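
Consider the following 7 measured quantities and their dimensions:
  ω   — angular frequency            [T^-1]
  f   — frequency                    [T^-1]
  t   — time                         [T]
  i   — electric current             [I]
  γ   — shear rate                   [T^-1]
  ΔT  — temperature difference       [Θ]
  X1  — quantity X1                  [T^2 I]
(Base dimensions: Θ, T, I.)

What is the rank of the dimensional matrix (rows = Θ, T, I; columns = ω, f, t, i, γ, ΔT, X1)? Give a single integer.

3

Dimensional matrix (Θ×T×I by ω×f×t×i×γ×ΔT×X1):
  Θ: [ 0  0  0  0  0  1  0]
  T: [-1 -1  1  0 -1  0  2]
  I: [ 0  0  0  1  0  0  1]
RREF → pivots at {ω,i,ΔT} ⇒ r = 3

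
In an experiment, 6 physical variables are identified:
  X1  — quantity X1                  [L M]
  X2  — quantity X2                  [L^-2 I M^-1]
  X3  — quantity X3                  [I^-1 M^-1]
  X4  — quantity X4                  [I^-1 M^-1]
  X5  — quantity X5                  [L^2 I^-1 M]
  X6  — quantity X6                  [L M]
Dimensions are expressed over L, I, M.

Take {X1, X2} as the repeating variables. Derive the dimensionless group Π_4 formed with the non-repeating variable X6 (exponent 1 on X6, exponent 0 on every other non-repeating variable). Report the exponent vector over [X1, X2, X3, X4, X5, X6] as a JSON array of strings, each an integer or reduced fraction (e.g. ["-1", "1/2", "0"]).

["-1", "0", "0", "0", "0", "1"]

Exponent matrix [L,I,M] × [X1,X2,X3,X4,X5,X6]:
  L: [ 1 -2  0  0  2  1]
  I: [ 0  1 -1 -1 -1  0]
  M: [ 1 -1 -1 -1  1  1]
Row reduction gives pivot columns X1,X2; rank = 2
Repeat: X1,X2; free: X3,X4,X5,X6
RREF:
  r0: [   1    0   -2   -2    0    1]
  r1: [   0    1   -1   -1   -1    0]
  r2: [   0    0    0    0    0    0]
Fix exponent of X6 at 1, X3 at 0, X4 at 0, X5 at 0; solve each RREF row for its pivot's exponent:
  r0: exp(X1) + (1)·1 = 0 ⇒ exp(X1) = -1
  r1: exp(X2) + (0)·1 = 0 ⇒ exp(X2) = 0
Π_4 = X1^-1 · X6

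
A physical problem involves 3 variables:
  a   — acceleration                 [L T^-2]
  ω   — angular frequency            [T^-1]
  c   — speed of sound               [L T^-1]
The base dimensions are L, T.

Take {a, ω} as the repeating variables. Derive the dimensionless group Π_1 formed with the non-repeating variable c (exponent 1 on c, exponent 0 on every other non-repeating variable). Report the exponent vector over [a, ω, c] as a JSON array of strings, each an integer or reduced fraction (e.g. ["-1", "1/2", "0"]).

Dimensional matrix (L×T by a×ω×c):
  L: [ 1  0  1]
  T: [-2 -1 -1]
RREF → pivots at {a,ω} ⇒ r = 2
Pivot set = {a,ω}, free = {c}
RREF:
  r0: [   1    0    1]
  r1: [   0    1   -1]
Fix exponent of c at 1; solve each RREF row for its pivot's exponent:
  r0: exp(a) + (1)·1 = 0 ⇒ exp(a) = -1
  r1: exp(ω) + (-1)·1 = 0 ⇒ exp(ω) = 1
Π_1 = a^-1 · ω · c

["-1", "1", "1"]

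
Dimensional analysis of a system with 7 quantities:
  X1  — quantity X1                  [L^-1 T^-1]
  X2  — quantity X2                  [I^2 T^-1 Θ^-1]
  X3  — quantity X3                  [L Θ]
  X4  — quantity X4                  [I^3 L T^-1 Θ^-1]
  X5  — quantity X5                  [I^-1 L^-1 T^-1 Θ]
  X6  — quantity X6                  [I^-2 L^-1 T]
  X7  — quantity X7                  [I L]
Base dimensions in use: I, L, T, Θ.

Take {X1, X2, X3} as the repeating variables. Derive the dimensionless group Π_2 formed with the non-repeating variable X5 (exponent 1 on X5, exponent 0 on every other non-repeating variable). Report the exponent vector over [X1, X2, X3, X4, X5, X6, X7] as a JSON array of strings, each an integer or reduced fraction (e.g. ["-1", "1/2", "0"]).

Exponent matrix [I,L,T,Θ] × [X1,X2,X3,X4,X5,X6,X7]:
  I: [ 0  2  0  3 -1 -2  1]
  L: [-1  0  1  1 -1 -1  1]
  T: [-1 -1  0 -1 -1  1  0]
  Θ: [ 0 -1  1 -1  1  0  0]
RREF → pivots at {X1,X2,X3} ⇒ r = 3
Pivot set = {X1,X2,X3}, free = {X4,X5,X6,X7}
RREF:
  r0: [   1    0    0 -1/2  3/2    0 -1/2]
  r1: [   0    1    0  3/2 -1/2   -1  1/2]
  r2: [   0    0    1  1/2  1/2   -1  1/2]
  r3: [   0    0    0    0    0    0    0]
Fix exponent of X5 at 1, X4 at 0, X6 at 0, X7 at 0; solve each RREF row for its pivot's exponent:
  r0: exp(X1) + (3/2)·1 = 0 ⇒ exp(X1) = -3/2
  r1: exp(X2) + (-1/2)·1 = 0 ⇒ exp(X2) = 1/2
  r2: exp(X3) + (1/2)·1 = 0 ⇒ exp(X3) = -1/2
Π_2 = X1^(-3/2) · X2^(1/2) · X3^(-1/2) · X5

["-3/2", "1/2", "-1/2", "0", "1", "0", "0"]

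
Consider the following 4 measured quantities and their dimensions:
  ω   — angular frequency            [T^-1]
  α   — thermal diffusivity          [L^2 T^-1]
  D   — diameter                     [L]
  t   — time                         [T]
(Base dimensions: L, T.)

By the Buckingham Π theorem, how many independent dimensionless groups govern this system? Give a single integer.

2

Exponent matrix [L,T] × [ω,α,D,t]:
  L: [ 0  2  1  0]
  T: [-1 -1  0  1]
Echelon form has 2 nonzero rows (pivots: ω,α)
n=4, r=2 ⇒ 2 dimensionless groups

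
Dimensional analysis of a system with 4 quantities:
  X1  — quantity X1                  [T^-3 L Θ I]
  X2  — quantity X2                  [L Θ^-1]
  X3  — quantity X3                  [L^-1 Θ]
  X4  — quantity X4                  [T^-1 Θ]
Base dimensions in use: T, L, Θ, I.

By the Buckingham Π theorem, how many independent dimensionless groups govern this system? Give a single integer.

Dimensional matrix (T×L×Θ×I by X1×X2×X3×X4):
  T: [-3  0  0 -1]
  L: [ 1  1 -1  0]
  Θ: [ 1 -1  1  1]
  I: [ 1  0  0  0]
RREF → pivots at {X1,X2,X4} ⇒ r = 3
n=4, r=3 ⇒ 1 dimensionless group

1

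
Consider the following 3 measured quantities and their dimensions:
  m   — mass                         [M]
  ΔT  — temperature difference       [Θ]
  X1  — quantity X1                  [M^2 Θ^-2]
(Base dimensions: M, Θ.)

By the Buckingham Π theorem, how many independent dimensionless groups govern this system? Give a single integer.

Dimensional matrix (M×Θ by m×ΔT×X1):
  M: [ 1  0  2]
  Θ: [ 0  1 -2]
Row reduction gives pivot columns m,ΔT; rank = 2
n=3, r=2 ⇒ 1 dimensionless group

1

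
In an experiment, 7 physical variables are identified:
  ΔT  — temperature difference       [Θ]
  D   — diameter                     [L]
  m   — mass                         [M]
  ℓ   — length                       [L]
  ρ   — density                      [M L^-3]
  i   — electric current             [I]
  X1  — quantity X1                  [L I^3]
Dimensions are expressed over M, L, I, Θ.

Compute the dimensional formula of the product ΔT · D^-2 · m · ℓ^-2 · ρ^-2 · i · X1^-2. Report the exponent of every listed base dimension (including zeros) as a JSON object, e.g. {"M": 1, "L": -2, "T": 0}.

Dimensional matrix (M×L×I×Θ by ΔT×D×m×ℓ×ρ×i×X1):
  M: [ 0  0  1  0  1  0  0]
  L: [ 0  1  0  1 -3  0  1]
  I: [ 0  0  0  0  0  1  3]
  Θ: [ 1  0  0  0  0  0  0]
  [M]: (1)·0+(-2)·0+(1)·1+(-2)·0+(-2)·1+(1)·0+(-2)·0 = -1
  [L]: (1)·0+(-2)·1+(1)·0+(-2)·1+(-2)·-3+(1)·0+(-2)·1 = 0
  [I]: (1)·0+(-2)·0+(1)·0+(-2)·0+(-2)·0+(1)·1+(-2)·3 = -5
  [Θ]: (1)·1+(-2)·0+(1)·0+(-2)·0+(-2)·0+(1)·0+(-2)·0 = 1
⇒ M^-1 I^-5 Θ

{"M": -1, "L": 0, "I": -5, "Θ": 1}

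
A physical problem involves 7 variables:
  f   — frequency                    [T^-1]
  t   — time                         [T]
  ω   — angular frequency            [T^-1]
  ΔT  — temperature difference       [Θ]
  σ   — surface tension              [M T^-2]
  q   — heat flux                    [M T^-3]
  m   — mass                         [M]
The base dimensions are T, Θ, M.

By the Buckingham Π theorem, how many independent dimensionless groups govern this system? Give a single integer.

Dimensional matrix (T×Θ×M by f×t×ω×ΔT×σ×q×m):
  T: [-1  1 -1  0 -2 -3  0]
  Θ: [ 0  0  0  1  0  0  0]
  M: [ 0  0  0  0  1  1  1]
Row reduction gives pivot columns f,ΔT,σ; rank = 3
n=7, r=3 ⇒ 4 dimensionless groups

4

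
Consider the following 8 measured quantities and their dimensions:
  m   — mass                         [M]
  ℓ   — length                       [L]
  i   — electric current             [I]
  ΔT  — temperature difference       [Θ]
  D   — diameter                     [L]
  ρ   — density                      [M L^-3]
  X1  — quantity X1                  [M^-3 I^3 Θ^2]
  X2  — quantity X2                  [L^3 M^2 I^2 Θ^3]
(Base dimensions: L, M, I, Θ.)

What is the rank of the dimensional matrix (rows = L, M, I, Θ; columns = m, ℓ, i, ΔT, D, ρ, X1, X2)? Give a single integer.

4

Exponent matrix [L,M,I,Θ] × [m,ℓ,i,ΔT,D,ρ,X1,X2]:
  L: [ 0  1  0  0  1 -3  0  3]
  M: [ 1  0  0  0  0  1 -3  2]
  I: [ 0  0  1  0  0  0  3  2]
  Θ: [ 0  0  0  1  0  0  2  3]
RREF → pivots at {m,ℓ,i,ΔT} ⇒ r = 4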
•••
### WHAT TO WORK ON
Taking the records above line by line, count those that hold the word "expressed"; the number is the entire answer.

### TASK OUTPUT
2